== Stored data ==
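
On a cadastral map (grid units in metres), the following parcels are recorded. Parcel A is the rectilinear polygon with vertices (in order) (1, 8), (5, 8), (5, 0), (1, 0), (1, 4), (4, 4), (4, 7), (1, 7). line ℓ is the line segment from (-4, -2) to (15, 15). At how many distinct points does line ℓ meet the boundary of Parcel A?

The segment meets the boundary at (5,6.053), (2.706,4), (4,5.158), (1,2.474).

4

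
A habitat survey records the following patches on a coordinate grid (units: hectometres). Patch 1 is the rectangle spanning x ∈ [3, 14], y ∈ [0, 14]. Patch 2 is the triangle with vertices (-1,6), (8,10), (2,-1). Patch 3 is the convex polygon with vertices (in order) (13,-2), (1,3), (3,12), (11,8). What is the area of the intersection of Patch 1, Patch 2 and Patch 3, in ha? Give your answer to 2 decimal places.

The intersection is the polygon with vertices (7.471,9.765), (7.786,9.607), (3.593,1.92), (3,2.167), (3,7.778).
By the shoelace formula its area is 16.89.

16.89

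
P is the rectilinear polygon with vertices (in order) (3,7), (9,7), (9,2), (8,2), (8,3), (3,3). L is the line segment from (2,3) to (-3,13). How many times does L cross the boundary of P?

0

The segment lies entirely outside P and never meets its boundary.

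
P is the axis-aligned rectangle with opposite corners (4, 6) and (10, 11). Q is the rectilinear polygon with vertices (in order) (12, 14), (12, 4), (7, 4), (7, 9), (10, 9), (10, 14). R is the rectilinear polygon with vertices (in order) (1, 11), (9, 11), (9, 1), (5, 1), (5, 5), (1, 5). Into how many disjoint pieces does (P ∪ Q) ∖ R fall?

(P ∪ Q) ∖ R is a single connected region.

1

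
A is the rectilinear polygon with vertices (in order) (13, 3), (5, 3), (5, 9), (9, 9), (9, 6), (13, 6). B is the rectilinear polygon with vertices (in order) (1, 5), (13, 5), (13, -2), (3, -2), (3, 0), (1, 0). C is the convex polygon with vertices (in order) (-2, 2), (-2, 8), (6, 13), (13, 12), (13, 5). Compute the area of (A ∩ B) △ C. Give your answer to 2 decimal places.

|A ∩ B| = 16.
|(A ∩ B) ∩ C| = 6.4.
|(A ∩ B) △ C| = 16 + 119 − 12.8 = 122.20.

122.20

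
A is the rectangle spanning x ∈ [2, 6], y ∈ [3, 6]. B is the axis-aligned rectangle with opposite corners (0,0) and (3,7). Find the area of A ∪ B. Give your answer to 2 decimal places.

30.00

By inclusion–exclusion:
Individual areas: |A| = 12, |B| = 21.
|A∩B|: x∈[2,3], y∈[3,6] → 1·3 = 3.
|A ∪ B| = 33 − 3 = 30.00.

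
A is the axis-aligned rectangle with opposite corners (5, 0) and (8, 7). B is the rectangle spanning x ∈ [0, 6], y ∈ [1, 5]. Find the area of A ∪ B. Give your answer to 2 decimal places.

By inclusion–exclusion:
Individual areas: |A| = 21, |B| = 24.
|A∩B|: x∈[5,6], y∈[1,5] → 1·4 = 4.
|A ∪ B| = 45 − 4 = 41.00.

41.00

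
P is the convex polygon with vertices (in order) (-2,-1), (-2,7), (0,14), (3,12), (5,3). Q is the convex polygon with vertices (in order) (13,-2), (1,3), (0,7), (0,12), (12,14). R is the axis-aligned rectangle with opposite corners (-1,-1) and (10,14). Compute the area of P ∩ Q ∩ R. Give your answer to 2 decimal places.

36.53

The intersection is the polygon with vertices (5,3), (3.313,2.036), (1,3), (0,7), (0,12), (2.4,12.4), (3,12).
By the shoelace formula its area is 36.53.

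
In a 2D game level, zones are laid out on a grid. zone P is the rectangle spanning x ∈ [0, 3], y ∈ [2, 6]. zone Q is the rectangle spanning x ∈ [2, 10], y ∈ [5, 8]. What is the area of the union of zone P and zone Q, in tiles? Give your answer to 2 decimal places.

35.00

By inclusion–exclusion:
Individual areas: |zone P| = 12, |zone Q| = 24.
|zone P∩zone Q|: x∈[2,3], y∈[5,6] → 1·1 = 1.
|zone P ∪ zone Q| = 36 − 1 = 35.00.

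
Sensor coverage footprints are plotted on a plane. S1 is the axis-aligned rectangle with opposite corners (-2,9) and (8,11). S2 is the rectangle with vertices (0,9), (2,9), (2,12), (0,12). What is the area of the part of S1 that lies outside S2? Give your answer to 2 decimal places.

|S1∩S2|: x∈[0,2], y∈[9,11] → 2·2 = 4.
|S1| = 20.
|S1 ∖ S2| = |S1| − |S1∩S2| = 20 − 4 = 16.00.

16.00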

==

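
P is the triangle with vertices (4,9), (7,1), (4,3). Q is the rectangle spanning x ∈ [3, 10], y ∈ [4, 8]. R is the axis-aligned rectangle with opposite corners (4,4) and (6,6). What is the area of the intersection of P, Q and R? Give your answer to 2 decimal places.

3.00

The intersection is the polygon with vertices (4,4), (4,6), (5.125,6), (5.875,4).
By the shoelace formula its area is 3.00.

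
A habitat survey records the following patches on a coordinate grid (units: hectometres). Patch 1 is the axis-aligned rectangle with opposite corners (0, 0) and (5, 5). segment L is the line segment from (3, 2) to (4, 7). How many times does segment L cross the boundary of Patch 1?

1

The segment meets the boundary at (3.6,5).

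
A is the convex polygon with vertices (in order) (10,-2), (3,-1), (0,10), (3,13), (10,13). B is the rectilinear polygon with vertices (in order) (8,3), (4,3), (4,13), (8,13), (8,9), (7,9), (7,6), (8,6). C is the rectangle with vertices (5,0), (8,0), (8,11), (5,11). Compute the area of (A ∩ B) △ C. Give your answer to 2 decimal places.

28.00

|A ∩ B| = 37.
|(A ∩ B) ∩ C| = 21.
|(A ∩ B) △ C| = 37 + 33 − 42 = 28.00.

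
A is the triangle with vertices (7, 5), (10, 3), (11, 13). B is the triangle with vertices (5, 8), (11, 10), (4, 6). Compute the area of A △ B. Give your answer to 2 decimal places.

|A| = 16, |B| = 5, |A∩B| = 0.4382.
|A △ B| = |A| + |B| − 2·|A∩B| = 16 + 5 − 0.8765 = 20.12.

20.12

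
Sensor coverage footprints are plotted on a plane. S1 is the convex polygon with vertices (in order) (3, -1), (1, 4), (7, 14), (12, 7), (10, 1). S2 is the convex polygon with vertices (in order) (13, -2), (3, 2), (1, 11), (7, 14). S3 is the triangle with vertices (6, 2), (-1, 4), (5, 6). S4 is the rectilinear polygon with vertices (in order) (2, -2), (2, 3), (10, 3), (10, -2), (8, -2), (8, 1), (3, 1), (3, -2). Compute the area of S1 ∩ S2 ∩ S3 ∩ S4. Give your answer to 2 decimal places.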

== Exercise brief ==
Beginning at the line with "of Patch 1?" and stopping after the line with "S4. Give your answer to 2 decimal places.", please write out every line of the data above exactly and nothing else.

== Solution for this task ==
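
A habitat survey records the following patches on a coordinate grid (units: hectometres). Patch 1 is the axis-aligned rectangle with opposite corners (0, 0) and (5, 5). segment L is the line segment from (3, 2) to (4, 7). How many times does segment L cross the boundary of Patch 1?

1

The segment meets the boundary at (3.6,5).

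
A is the convex polygon with vertices (in order) (10,-2), (3,-1), (0,10), (3,13), (10,13). B is the rectilinear polygon with vertices (in order) (8,3), (4,3), (4,13), (8,13), (8,9), (7,9), (7,6), (8,6). C is the rectangle with vertices (5,0), (8,0), (8,11), (5,11). Compute the area of (A ∩ B) △ C. Give your answer to 2 decimal places.

28.00

|A ∩ B| = 37.
|(A ∩ B) ∩ C| = 21.
|(A ∩ B) △ C| = 37 + 33 − 42 = 28.00.

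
A is the triangle with vertices (7, 5), (10, 3), (11, 13). B is the triangle with vertices (5, 8), (11, 10), (4, 6). Compute the area of A △ B. Give your answer to 2 decimal places.

|A| = 16, |B| = 5, |A∩B| = 0.4382.
|A △ B| = |A| + |B| − 2·|A∩B| = 16 + 5 − 0.8765 = 20.12.

20.12

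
Sensor coverage footprints are plotted on a plane. S1 is the convex polygon with vertices (in order) (3, -1), (1, 4), (7, 14), (12, 7), (10, 1). S2 is the convex polygon with vertices (in order) (13, -2), (3, 2), (1, 11), (7, 14). S3 is the triangle with vertices (6, 2), (-1, 4), (5, 6). S4 is the rectilinear polygon with vertices (in order) (2, -2), (2, 3), (10, 3), (10, -2), (8, -2), (8, 1), (3, 1), (3, -2). Compute the area of S1 ∩ S2 ∩ S3 ∩ S4. Give your answer to 2 decimal places.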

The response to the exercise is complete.